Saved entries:
§ §

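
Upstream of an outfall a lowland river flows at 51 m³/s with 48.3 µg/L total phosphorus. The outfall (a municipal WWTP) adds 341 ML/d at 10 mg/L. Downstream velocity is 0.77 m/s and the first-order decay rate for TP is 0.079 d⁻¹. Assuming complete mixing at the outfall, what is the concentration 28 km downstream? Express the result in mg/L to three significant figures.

341 ML/d = 3.947 m³/s.
48.3 µg/L = 0.0483 mg/L.
After complete mixing, C₀ = (3.947·10 + 51·0.0483) / 54.95 = 0.7631 mg/L.
Travel time t = 2.8e+04 m / 0.77 m/s = 3.636e+04 s = 0.4209 d.
C = 0.7631·exp(−0.079·0.4209) = 0.7631·0.9673 = 0.7382 mg/L.

0.738 mg/L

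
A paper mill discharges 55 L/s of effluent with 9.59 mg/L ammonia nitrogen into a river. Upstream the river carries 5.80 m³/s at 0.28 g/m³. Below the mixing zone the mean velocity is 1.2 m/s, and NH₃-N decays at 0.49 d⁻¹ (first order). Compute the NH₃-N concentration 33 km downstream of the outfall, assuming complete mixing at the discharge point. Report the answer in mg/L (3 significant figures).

0.314 mg/L

55 L/s = 0.055 m³/s.
After complete mixing, C₀ = (0.055·9.59 + 5.8·0.28) / 5.855 = 0.3675 mg/L.
Travel time t = 3.3e+04 m / 1.2 m/s = 2.75e+04 s = 0.3183 d.
C = 0.3675·exp(−0.49·0.3183) = 0.3675·0.8556 = 0.3144 mg/L.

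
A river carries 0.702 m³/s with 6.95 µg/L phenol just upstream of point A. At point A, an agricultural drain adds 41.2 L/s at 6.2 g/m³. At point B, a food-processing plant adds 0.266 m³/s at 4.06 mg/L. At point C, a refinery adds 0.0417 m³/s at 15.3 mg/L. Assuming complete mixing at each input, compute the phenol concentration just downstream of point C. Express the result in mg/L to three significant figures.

6.95 µg/L = 0.00695 mg/L.
41.2 L/s = 0.0412 m³/s.
After input A: C = (0.702·0.00695 + 0.0412·6.2) / 0.7432 = 0.3503 mg/L.
After input B: C = (0.7432·0.3503 + 0.266·4.06) / 1.009 = 1.328 mg/L.
After input C: C = (1.009·1.328 + 0.0417·15.3) / 1.051 = 1.882 mg/L.

1.88 mg/L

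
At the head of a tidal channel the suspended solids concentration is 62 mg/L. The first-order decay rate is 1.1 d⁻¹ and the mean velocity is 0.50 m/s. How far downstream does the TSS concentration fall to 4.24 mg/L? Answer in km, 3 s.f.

From C = C₀·e^(−kt), t = ln(C₀/C)/k = ln(62/4.24)/1.1 = 2.683/1.1 = 2.439 d.
Distance = v·t = 0.50 m/s × 2.107e+05 s = 1.054e+05 m = 105.4 km.

105 km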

§ §

_TASK DIRECTIONS_
Repeat every record above. Each one must match exactly.

_TASK RESPONSE_
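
Upstream of an outfall a lowland river flows at 51 m³/s with 48.3 µg/L total phosphorus. The outfall (a municipal WWTP) adds 341 ML/d at 10 mg/L. Downstream velocity is 0.77 m/s and the first-order decay rate for TP is 0.079 d⁻¹. Assuming complete mixing at the outfall, what is the concentration 28 km downstream? Express the result in mg/L to three significant figures.

341 ML/d = 3.947 m³/s.
48.3 µg/L = 0.0483 mg/L.
After complete mixing, C₀ = (3.947·10 + 51·0.0483) / 54.95 = 0.7631 mg/L.
Travel time t = 2.8e+04 m / 0.77 m/s = 3.636e+04 s = 0.4209 d.
C = 0.7631·exp(−0.079·0.4209) = 0.7631·0.9673 = 0.7382 mg/L.

0.738 mg/L

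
A paper mill discharges 55 L/s of effluent with 9.59 mg/L ammonia nitrogen into a river. Upstream the river carries 5.80 m³/s at 0.28 g/m³. Below the mixing zone the mean velocity is 1.2 m/s, and NH₃-N decays at 0.49 d⁻¹ (first order). Compute the NH₃-N concentration 33 km downstream of the outfall, assuming complete mixing at the discharge point. Report the answer in mg/L (3 significant figures).

0.314 mg/L

55 L/s = 0.055 m³/s.
After complete mixing, C₀ = (0.055·9.59 + 5.8·0.28) / 5.855 = 0.3675 mg/L.
Travel time t = 3.3e+04 m / 1.2 m/s = 2.75e+04 s = 0.3183 d.
C = 0.3675·exp(−0.49·0.3183) = 0.3675·0.8556 = 0.3144 mg/L.

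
A river carries 0.702 m³/s with 6.95 µg/L phenol just upstream of point A. At point A, an agricultural drain adds 41.2 L/s at 6.2 g/m³. At point B, a food-processing plant adds 0.266 m³/s at 4.06 mg/L. At point C, a refinery adds 0.0417 m³/s at 15.3 mg/L. Assuming complete mixing at each input, compute the phenol concentration just downstream of point C. Express the result in mg/L to three significant figures.

6.95 µg/L = 0.00695 mg/L.
41.2 L/s = 0.0412 m³/s.
After input A: C = (0.702·0.00695 + 0.0412·6.2) / 0.7432 = 0.3503 mg/L.
After input B: C = (0.7432·0.3503 + 0.266·4.06) / 1.009 = 1.328 mg/L.
After input C: C = (1.009·1.328 + 0.0417·15.3) / 1.051 = 1.882 mg/L.

1.88 mg/L

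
At the head of a tidal channel the suspended solids concentration is 62 mg/L. The first-order decay rate is 1.1 d⁻¹ and the mean velocity is 0.50 m/s. How far downstream does the TSS concentration fall to 4.24 mg/L? Answer in km, 3 s.f.

From C = C₀·e^(−kt), t = ln(C₀/C)/k = ln(62/4.24)/1.1 = 2.683/1.1 = 2.439 d.
Distance = v·t = 0.50 m/s × 2.107e+05 s = 1.054e+05 m = 105.4 km.

105 km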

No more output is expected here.